------ Supplied entries ------

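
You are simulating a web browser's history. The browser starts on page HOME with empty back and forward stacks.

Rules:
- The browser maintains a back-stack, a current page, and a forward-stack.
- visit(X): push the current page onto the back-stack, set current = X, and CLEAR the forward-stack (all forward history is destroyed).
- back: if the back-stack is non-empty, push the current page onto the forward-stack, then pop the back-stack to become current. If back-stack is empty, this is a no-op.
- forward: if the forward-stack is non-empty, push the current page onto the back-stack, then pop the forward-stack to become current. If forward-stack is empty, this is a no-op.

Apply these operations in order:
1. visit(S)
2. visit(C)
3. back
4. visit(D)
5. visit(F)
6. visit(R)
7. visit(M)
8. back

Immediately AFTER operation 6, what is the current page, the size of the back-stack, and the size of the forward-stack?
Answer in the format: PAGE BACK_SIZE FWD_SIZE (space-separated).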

------
------ Supplied entries ------

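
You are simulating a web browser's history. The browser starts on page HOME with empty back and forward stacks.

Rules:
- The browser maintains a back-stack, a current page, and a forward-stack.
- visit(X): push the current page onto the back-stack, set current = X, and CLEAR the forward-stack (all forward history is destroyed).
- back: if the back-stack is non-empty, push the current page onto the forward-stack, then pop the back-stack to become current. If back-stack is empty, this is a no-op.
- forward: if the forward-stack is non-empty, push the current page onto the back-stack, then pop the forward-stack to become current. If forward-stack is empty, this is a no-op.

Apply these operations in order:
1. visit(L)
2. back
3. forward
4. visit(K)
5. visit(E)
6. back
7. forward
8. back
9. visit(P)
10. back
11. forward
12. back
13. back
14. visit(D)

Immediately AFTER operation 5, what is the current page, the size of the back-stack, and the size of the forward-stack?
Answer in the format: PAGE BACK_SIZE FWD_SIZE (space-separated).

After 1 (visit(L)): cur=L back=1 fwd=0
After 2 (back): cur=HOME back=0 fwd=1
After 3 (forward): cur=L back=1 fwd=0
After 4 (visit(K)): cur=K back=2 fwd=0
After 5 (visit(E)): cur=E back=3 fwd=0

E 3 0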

------
------ Supplied entries ------

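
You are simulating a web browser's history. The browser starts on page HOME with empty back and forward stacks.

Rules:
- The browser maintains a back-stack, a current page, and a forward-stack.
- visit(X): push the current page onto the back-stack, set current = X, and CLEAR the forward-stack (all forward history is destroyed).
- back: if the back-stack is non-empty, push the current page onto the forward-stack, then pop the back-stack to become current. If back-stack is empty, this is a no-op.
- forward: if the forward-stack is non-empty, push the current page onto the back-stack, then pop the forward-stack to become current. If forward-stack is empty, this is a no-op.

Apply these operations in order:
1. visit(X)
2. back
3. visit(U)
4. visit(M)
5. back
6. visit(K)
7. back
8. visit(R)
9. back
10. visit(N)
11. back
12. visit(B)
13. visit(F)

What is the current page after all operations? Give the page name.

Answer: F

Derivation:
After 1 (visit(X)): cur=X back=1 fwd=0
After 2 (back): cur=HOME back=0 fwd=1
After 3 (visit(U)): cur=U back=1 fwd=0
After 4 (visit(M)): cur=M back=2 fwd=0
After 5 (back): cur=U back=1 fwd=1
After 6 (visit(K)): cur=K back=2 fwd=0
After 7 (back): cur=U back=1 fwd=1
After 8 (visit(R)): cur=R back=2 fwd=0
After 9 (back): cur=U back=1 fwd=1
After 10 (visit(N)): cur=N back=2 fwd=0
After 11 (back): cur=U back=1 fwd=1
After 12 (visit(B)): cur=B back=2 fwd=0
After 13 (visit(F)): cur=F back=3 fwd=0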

------

Problem to work on - Taking the records above, retype every line from the one with "8. visit(R)" down to the one with "13. visit(F)", exactly and with nothing else.

Written reply -
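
8. visit(R)
9. back
10. visit(N)
11. back
12. visit(B)
13. visit(F)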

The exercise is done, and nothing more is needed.